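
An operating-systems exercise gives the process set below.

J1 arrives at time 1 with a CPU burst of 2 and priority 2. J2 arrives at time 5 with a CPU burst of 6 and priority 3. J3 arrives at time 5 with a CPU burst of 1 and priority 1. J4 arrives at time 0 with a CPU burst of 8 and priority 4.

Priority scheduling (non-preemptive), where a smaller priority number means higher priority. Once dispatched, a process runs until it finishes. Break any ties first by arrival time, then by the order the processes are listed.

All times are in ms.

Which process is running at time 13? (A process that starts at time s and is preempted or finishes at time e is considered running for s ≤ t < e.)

Schedule: | J4 0-8 | J3 8-9 | J1 9-11 | J2 11-17 |
Completion: J1=11  J2=17  J3=9  J4=8

J2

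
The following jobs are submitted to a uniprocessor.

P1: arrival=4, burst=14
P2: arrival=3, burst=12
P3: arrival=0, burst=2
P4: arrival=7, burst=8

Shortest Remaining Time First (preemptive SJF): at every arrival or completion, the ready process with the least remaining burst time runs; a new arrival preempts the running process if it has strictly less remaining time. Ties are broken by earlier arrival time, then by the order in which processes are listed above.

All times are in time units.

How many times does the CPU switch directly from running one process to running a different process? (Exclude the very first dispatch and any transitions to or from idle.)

2

Gantt: | P3 0-2 | idle 2-3 | P2 3-15 | P4 15-23 | P1 23-37 |
Completion: P1=37  P2=15  P3=2  P4=23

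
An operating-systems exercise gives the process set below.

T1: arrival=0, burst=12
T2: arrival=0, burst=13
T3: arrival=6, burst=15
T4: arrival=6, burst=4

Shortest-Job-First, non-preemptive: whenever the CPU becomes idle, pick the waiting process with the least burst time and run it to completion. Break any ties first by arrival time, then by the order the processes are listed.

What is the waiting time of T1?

Gantt: | T1 0-12 | T4 12-16 | T2 16-29 | T3 29-44 |
Completion: T1=12  T2=29  T3=44  T4=16
Turnaround (C−A): T1=12  T2=29  T3=38  T4=10
Waiting(T1) = turnaround − burst = 12 − 12 = 0

0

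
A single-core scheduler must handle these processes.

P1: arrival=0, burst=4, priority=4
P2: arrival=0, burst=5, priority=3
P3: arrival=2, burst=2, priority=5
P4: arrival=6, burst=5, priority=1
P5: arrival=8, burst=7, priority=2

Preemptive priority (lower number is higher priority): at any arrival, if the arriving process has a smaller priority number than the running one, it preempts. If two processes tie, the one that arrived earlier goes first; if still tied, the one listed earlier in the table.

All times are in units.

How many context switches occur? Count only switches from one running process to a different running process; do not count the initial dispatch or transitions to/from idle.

5

Schedule: | P2 0-5 | P1 5-6 | P4 6-11 | P5 11-18 | P1 18-21 | P3 21-23 |
Completion: P1=21  P2=5  P3=23  P4=11  P5=18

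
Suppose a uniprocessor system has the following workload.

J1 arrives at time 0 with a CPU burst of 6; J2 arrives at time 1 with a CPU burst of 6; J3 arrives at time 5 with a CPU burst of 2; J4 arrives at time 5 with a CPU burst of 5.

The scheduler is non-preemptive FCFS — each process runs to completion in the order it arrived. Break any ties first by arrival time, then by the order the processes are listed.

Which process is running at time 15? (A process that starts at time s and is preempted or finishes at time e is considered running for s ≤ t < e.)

Schedule: | J1 0-6 | J2 6-12 | J3 12-14 | J4 14-19 |
Completion: J1=6  J2=12  J3=14  J4=19

J4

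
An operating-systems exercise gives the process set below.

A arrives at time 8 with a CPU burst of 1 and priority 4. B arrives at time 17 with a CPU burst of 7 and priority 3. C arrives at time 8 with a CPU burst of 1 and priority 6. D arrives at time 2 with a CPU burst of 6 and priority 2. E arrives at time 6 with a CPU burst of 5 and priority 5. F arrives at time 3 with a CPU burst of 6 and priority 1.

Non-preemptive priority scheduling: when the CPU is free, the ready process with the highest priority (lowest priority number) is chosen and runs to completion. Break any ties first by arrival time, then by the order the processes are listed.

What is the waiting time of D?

0

Schedule: | idle 0-2 | D 2-8 | F 8-14 | A 14-15 | E 15-20 | B 20-27 | C 27-28 |
Completion: A=15  B=27  C=28  D=8  E=20  F=14
Waiting(D) = turnaround − burst = 6 − 6 = 0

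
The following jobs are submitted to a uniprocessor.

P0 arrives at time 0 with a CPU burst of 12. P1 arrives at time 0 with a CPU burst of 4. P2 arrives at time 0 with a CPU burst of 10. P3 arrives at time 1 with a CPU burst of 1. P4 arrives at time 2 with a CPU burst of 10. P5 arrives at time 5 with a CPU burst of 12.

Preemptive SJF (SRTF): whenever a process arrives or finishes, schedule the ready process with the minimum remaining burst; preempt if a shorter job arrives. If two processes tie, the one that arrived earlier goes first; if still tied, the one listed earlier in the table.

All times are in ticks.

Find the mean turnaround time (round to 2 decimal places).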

**WORK REQUEST:** Output every entry exactly.

**YOUR SOLUTION:**
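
An operating-systems exercise gives the process set below.

J1 arrives at time 1 with a CPU burst of 2 and priority 2. J2 arrives at time 5 with a CPU burst of 6 and priority 3. J3 arrives at time 5 with a CPU burst of 1 and priority 1. J4 arrives at time 0 with a CPU burst of 8 and priority 4.

Priority scheduling (non-preemptive), where a smaller priority number means higher priority. Once dispatched, a process runs until it finishes. Break any ties first by arrival time, then by the order the processes are listed.

All times are in ms.

Which process is running at time 13? (A process that starts at time s and is preempted or finishes at time e is considered running for s ≤ t < e.)

Schedule: | J4 0-8 | J3 8-9 | J1 9-11 | J2 11-17 |
Completion: J1=11  J2=17  J3=9  J4=8

J2

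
The following jobs are submitted to a uniprocessor.

P1: arrival=4, burst=14
P2: arrival=3, burst=12
P3: arrival=0, burst=2
P4: arrival=7, burst=8

Shortest Remaining Time First (preemptive SJF): at every arrival or completion, the ready process with the least remaining burst time runs; a new arrival preempts the running process if it has strictly less remaining time. Ties are broken by earlier arrival time, then by the order in which processes are listed above.

All times are in time units.

How many times does the CPU switch directly from running one process to running a different process? (Exclude the very first dispatch and any transitions to or from idle.)

2

Gantt: | P3 0-2 | idle 2-3 | P2 3-15 | P4 15-23 | P1 23-37 |
Completion: P1=37  P2=15  P3=2  P4=23

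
An operating-systems exercise gives the process set below.

T1: arrival=0, burst=12
T2: arrival=0, burst=13
T3: arrival=6, burst=15
T4: arrival=6, burst=4

Shortest-Job-First, non-preemptive: whenever the CPU becomes idle, pick the waiting process with the least burst time and run it to completion. Break any ties first by arrival time, then by the order the processes are listed.

What is the waiting time of T1?

Gantt: | T1 0-12 | T4 12-16 | T2 16-29 | T3 29-44 |
Completion: T1=12  T2=29  T3=44  T4=16
Turnaround (C−A): T1=12  T2=29  T3=38  T4=10
Waiting(T1) = turnaround − burst = 12 − 12 = 0

0

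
A single-core scheduler must handle these processes.

P1: arrival=0, burst=4, priority=4
P2: arrival=0, burst=5, priority=3
P3: arrival=2, burst=2, priority=5
P4: arrival=6, burst=5, priority=1
P5: arrival=8, burst=7, priority=2

Preemptive priority (lower number is higher priority): at any arrival, if the arriving process has a smaller priority number than the running one, it preempts. If two processes tie, the one that arrived earlier goes first; if still tied, the one listed earlier in the table.

All times are in units.

How many context switches occur? Count only switches from one running process to a different running process; do not count the initial dispatch or transitions to/from idle.

5

Schedule: | P2 0-5 | P1 5-6 | P4 6-11 | P5 11-18 | P1 18-21 | P3 21-23 |
Completion: P1=21  P2=5  P3=23  P4=11  P5=18

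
Suppose a uniprocessor system has the following workload.

J1 arrives at time 0 with a CPU burst of 6; J2 arrives at time 1 with a CPU burst of 6; J3 arrives at time 5 with a CPU burst of 2; J4 arrives at time 5 with a CPU burst of 5.

The scheduler is non-preemptive FCFS — each process runs to completion in the order it arrived. Break any ties first by arrival time, then by the order the processes are listed.

Which process is running at time 15? (A process that starts at time s and is preempted or finishes at time e is considered running for s ≤ t < e.)

Schedule: | J1 0-6 | J2 6-12 | J3 12-14 | J4 14-19 |
Completion: J1=6  J2=12  J3=14  J4=19

J4

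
An operating-systems exercise gives the process set below.

A arrives at time 8 with a CPU burst of 1 and priority 4. B arrives at time 17 with a CPU burst of 7 and priority 3. C arrives at time 8 with a CPU burst of 1 and priority 6. D arrives at time 2 with a CPU burst of 6 and priority 2. E arrives at time 6 with a CPU burst of 5 and priority 5. F arrives at time 3 with a CPU burst of 6 and priority 1.

Non-preemptive priority scheduling: when the CPU is free, the ready process with the highest priority (lowest priority number) is chosen and runs to completion. Break any ties first by arrival time, then by the order the processes are listed.

What is the waiting time of D?

0

Schedule: | idle 0-2 | D 2-8 | F 8-14 | A 14-15 | E 15-20 | B 20-27 | C 27-28 |
Completion: A=15  B=27  C=28  D=8  E=20  F=14
Waiting(D) = turnaround − burst = 6 − 6 = 0

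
The following jobs are submitted to a uniprocessor.

P0 arrives at time 0 with a CPU burst of 12. P1 arrives at time 0 with a CPU burst of 4. P2 arrives at time 0 with a CPU burst of 10. P3 arrives at time 1 with a CPU burst of 1. P4 arrives at time 2 with a CPU burst of 10. P5 arrives at time 5 with a CPU burst of 12.

Preemptive SJF (SRTF): whenever a process arrives or finishes, schedule the ready process with the minimum remaining burst; preempt if a shorter job arrives. If two processes tie, the one that arrived earlier goes first; if still tied, the one listed earlier in the table.

All times are in ticks.

Find the mean turnaround time (round to 2 decimal places).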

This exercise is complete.